■ Task brief ■
Transcribe, word for word and without additions, each line below from the one containing "8 | 10 | 24 |" through the one containing "11 | 12 | 19 |", both ends included.

■ Supplied material ■
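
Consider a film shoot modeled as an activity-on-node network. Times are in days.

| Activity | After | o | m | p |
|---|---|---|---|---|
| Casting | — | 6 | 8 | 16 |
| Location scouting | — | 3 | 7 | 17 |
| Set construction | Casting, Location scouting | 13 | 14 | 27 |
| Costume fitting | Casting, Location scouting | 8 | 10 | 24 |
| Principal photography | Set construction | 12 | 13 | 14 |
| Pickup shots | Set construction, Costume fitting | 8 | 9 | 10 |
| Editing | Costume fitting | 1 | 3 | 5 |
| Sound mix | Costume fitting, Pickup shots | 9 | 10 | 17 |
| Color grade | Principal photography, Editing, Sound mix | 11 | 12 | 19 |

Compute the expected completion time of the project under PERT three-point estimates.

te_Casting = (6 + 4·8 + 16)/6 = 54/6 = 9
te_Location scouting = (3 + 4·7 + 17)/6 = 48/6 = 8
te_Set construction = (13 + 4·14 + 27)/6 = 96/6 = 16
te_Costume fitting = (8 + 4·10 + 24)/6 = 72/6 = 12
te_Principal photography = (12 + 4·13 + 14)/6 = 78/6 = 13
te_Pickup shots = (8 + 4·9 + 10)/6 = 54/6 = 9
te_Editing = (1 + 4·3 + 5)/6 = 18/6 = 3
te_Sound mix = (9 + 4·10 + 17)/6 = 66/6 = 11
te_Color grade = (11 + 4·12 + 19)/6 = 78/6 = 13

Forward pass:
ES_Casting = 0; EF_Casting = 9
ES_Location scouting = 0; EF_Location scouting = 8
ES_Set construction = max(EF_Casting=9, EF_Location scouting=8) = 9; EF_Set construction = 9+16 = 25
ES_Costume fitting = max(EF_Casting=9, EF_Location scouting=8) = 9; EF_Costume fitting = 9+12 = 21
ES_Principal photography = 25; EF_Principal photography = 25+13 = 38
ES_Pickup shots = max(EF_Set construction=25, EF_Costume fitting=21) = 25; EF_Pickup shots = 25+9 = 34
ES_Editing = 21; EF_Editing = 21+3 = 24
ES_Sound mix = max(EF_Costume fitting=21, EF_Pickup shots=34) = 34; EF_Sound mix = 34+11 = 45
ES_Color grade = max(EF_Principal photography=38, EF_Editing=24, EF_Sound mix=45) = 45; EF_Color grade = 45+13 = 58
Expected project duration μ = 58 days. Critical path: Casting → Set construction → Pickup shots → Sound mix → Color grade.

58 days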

...

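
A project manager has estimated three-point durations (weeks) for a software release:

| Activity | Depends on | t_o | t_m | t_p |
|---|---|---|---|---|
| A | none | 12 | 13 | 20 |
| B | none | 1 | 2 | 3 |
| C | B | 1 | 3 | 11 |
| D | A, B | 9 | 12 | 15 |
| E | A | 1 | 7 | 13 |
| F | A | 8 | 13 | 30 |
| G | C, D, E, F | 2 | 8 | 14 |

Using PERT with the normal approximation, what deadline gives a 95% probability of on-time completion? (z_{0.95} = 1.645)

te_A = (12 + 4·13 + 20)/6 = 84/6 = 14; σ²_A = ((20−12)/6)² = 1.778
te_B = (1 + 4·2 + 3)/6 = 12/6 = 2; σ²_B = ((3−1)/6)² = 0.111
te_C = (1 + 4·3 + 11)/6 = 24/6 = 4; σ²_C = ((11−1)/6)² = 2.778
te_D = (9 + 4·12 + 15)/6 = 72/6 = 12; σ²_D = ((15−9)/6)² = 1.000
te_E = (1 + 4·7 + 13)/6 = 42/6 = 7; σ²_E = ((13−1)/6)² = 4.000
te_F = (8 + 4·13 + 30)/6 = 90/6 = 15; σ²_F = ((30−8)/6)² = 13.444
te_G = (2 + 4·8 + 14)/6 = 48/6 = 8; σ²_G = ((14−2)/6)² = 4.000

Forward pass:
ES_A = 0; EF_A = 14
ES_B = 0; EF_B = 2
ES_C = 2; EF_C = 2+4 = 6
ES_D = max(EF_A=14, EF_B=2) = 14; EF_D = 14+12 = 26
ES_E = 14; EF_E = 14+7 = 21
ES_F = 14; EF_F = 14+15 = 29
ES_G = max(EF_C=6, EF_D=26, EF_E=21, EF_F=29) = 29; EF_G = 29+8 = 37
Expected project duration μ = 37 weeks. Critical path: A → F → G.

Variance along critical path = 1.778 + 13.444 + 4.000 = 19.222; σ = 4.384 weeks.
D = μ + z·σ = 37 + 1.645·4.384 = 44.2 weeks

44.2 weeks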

==

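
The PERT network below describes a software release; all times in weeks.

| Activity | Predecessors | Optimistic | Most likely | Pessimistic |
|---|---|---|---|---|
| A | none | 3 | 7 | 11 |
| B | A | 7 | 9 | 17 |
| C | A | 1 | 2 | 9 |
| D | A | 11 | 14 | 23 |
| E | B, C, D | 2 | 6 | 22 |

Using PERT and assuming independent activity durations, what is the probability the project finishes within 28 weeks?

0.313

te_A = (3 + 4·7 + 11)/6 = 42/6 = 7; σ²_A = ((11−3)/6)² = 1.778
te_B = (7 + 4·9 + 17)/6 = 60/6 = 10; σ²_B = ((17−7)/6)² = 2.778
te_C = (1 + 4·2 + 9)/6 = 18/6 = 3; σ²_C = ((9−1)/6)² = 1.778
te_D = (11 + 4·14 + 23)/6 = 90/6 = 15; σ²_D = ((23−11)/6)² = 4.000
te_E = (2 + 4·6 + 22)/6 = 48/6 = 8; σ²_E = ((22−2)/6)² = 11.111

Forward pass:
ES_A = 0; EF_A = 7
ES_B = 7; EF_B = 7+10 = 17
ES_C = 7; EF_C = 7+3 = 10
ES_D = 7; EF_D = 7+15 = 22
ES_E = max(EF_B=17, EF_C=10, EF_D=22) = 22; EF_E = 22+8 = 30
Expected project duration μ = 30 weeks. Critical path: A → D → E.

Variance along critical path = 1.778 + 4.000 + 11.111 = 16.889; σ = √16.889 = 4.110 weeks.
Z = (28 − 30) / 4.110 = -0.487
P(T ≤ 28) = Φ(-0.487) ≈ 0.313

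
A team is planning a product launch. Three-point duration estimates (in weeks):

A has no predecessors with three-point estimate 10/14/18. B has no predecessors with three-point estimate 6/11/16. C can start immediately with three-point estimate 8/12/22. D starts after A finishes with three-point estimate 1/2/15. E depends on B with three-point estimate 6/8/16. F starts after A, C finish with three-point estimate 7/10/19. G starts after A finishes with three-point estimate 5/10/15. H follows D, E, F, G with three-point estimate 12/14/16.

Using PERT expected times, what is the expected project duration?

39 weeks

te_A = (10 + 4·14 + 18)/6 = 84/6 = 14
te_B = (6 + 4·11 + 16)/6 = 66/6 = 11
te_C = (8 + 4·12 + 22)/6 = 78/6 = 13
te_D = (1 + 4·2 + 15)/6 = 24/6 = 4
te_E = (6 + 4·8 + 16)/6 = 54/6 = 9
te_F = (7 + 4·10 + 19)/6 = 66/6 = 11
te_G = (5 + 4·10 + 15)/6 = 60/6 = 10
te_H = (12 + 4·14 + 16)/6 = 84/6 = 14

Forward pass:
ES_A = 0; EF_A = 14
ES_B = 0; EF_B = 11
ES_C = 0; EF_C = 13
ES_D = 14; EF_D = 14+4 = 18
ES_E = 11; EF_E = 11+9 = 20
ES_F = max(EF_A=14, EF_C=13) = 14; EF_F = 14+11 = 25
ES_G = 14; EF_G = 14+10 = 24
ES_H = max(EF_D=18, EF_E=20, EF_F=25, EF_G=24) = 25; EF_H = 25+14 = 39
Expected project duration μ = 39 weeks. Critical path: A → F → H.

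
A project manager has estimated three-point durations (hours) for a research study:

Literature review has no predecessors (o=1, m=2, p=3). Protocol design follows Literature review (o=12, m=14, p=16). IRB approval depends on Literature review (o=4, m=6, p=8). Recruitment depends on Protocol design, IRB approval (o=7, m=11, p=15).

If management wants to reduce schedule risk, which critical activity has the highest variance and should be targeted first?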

■ Solution to this exercise ■
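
| Costume fitting | Casting, Location scouting | 8 | 10 | 24 |
| Principal photography | Set construction | 12 | 13 | 14 |
| Pickup shots | Set construction, Costume fitting | 8 | 9 | 10 |
| Editing | Costume fitting | 1 | 3 | 5 |
| Sound mix | Costume fitting, Pickup shots | 9 | 10 | 17 |
| Color grade | Principal photography, Editing, Sound mix | 11 | 12 | 19 |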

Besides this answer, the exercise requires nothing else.